» Problem to work on
Retype all of the entries that appear below, keeping them exactly as they are.
##############################
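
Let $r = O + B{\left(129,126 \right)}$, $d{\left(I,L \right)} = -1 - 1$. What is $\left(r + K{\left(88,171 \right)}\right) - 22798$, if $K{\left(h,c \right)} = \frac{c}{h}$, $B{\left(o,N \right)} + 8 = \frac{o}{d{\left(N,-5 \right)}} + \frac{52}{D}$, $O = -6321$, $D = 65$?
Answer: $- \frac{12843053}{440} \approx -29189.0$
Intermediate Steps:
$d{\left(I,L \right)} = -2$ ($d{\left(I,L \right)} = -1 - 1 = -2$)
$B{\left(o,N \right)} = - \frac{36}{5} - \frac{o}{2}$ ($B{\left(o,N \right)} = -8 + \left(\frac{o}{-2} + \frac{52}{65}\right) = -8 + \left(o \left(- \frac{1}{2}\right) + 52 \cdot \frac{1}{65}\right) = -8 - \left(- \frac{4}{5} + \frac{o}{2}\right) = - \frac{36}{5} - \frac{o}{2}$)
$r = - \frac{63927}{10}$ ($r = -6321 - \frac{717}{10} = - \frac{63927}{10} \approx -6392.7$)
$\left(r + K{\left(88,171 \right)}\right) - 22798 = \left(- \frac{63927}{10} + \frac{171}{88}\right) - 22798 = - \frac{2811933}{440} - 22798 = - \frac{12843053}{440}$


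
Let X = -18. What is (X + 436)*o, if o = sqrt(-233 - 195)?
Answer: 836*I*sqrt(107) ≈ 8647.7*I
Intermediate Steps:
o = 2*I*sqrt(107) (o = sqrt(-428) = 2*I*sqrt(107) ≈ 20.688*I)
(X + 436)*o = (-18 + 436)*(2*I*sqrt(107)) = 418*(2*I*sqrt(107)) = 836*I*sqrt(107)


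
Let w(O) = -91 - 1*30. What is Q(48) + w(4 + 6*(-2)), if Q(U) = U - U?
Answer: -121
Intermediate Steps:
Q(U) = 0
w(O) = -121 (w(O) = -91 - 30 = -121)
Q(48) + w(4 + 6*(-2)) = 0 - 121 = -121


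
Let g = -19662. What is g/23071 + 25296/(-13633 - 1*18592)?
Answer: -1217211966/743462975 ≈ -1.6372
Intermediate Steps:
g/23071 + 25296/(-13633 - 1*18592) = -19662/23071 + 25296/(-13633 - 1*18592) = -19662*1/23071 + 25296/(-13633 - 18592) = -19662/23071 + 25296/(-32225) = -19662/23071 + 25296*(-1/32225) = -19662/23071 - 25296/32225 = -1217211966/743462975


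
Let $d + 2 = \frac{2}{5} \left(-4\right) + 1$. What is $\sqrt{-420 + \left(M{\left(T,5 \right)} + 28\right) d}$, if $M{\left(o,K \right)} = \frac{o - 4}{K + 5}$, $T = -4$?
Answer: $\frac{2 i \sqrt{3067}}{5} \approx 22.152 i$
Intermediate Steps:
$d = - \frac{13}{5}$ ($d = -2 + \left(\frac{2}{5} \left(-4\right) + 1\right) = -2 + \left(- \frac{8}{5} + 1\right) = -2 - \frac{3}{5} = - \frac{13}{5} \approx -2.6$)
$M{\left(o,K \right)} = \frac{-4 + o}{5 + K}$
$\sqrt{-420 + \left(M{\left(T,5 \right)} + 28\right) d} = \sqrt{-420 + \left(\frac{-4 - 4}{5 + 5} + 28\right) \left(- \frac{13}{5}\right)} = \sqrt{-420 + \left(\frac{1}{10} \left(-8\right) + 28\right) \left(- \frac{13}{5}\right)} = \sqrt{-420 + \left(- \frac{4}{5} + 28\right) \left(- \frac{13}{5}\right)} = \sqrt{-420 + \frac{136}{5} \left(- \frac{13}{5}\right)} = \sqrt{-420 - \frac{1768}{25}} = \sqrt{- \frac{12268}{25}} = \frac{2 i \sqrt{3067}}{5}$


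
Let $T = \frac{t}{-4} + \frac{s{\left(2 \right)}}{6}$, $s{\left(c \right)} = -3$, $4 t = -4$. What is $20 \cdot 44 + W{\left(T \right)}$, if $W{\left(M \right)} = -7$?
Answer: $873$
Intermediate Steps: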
##############################
» Exercise solution
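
Let $r = O + B{\left(129,126 \right)}$, $d{\left(I,L \right)} = -1 - 1$. What is $\left(r + K{\left(88,171 \right)}\right) - 22798$, if $K{\left(h,c \right)} = \frac{c}{h}$, $B{\left(o,N \right)} + 8 = \frac{o}{d{\left(N,-5 \right)}} + \frac{52}{D}$, $O = -6321$, $D = 65$?
Answer: $- \frac{12843053}{440} \approx -29189.0$
Intermediate Steps:
$d{\left(I,L \right)} = -2$ ($d{\left(I,L \right)} = -1 - 1 = -2$)
$B{\left(o,N \right)} = - \frac{36}{5} - \frac{o}{2}$ ($B{\left(o,N \right)} = -8 + \left(\frac{o}{-2} + \frac{52}{65}\right) = -8 + \left(o \left(- \frac{1}{2}\right) + 52 \cdot \frac{1}{65}\right) = -8 - \left(- \frac{4}{5} + \frac{o}{2}\right) = - \frac{36}{5} - \frac{o}{2}$)
$r = - \frac{63927}{10}$ ($r = -6321 - \frac{717}{10} = - \frac{63927}{10} \approx -6392.7$)
$\left(r + K{\left(88,171 \right)}\right) - 22798 = \left(- \frac{63927}{10} + \frac{171}{88}\right) - 22798 = - \frac{2811933}{440} - 22798 = - \frac{12843053}{440}$


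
Let X = -18. What is (X + 436)*o, if o = sqrt(-233 - 195)?
Answer: 836*I*sqrt(107) ≈ 8647.7*I
Intermediate Steps:
o = 2*I*sqrt(107) (o = sqrt(-428) = 2*I*sqrt(107) ≈ 20.688*I)
(X + 436)*o = (-18 + 436)*(2*I*sqrt(107)) = 418*(2*I*sqrt(107)) = 836*I*sqrt(107)


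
Let w(O) = -91 - 1*30. What is Q(48) + w(4 + 6*(-2)), if Q(U) = U - U?
Answer: -121
Intermediate Steps:
Q(U) = 0
w(O) = -121 (w(O) = -91 - 30 = -121)
Q(48) + w(4 + 6*(-2)) = 0 - 121 = -121


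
Let g = -19662. What is g/23071 + 25296/(-13633 - 1*18592)?
Answer: -1217211966/743462975 ≈ -1.6372
Intermediate Steps:
g/23071 + 25296/(-13633 - 1*18592) = -19662/23071 + 25296/(-13633 - 1*18592) = -19662*1/23071 + 25296/(-13633 - 18592) = -19662/23071 + 25296/(-32225) = -19662/23071 + 25296*(-1/32225) = -19662/23071 - 25296/32225 = -1217211966/743462975


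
Let $d + 2 = \frac{2}{5} \left(-4\right) + 1$. What is $\sqrt{-420 + \left(M{\left(T,5 \right)} + 28\right) d}$, if $M{\left(o,K \right)} = \frac{o - 4}{K + 5}$, $T = -4$?
Answer: $\frac{2 i \sqrt{3067}}{5} \approx 22.152 i$
Intermediate Steps:
$d = - \frac{13}{5}$ ($d = -2 + \left(\frac{2}{5} \left(-4\right) + 1\right) = -2 + \left(- \frac{8}{5} + 1\right) = -2 - \frac{3}{5} = - \frac{13}{5} \approx -2.6$)
$M{\left(o,K \right)} = \frac{-4 + o}{5 + K}$
$\sqrt{-420 + \left(M{\left(T,5 \right)} + 28\right) d} = \sqrt{-420 + \left(\frac{-4 - 4}{5 + 5} + 28\right) \left(- \frac{13}{5}\right)} = \sqrt{-420 + \left(\frac{1}{10} \left(-8\right) + 28\right) \left(- \frac{13}{5}\right)} = \sqrt{-420 + \left(- \frac{4}{5} + 28\right) \left(- \frac{13}{5}\right)} = \sqrt{-420 + \frac{136}{5} \left(- \frac{13}{5}\right)} = \sqrt{-420 - \frac{1768}{25}} = \sqrt{- \frac{12268}{25}} = \frac{2 i \sqrt{3067}}{5}$


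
Let $T = \frac{t}{-4} + \frac{s{\left(2 \right)}}{6}$, $s{\left(c \right)} = -3$, $4 t = -4$. What is $20 \cdot 44 + W{\left(T \right)}$, if $W{\left(M \right)} = -7$?
Answer: $873$
Intermediate Steps: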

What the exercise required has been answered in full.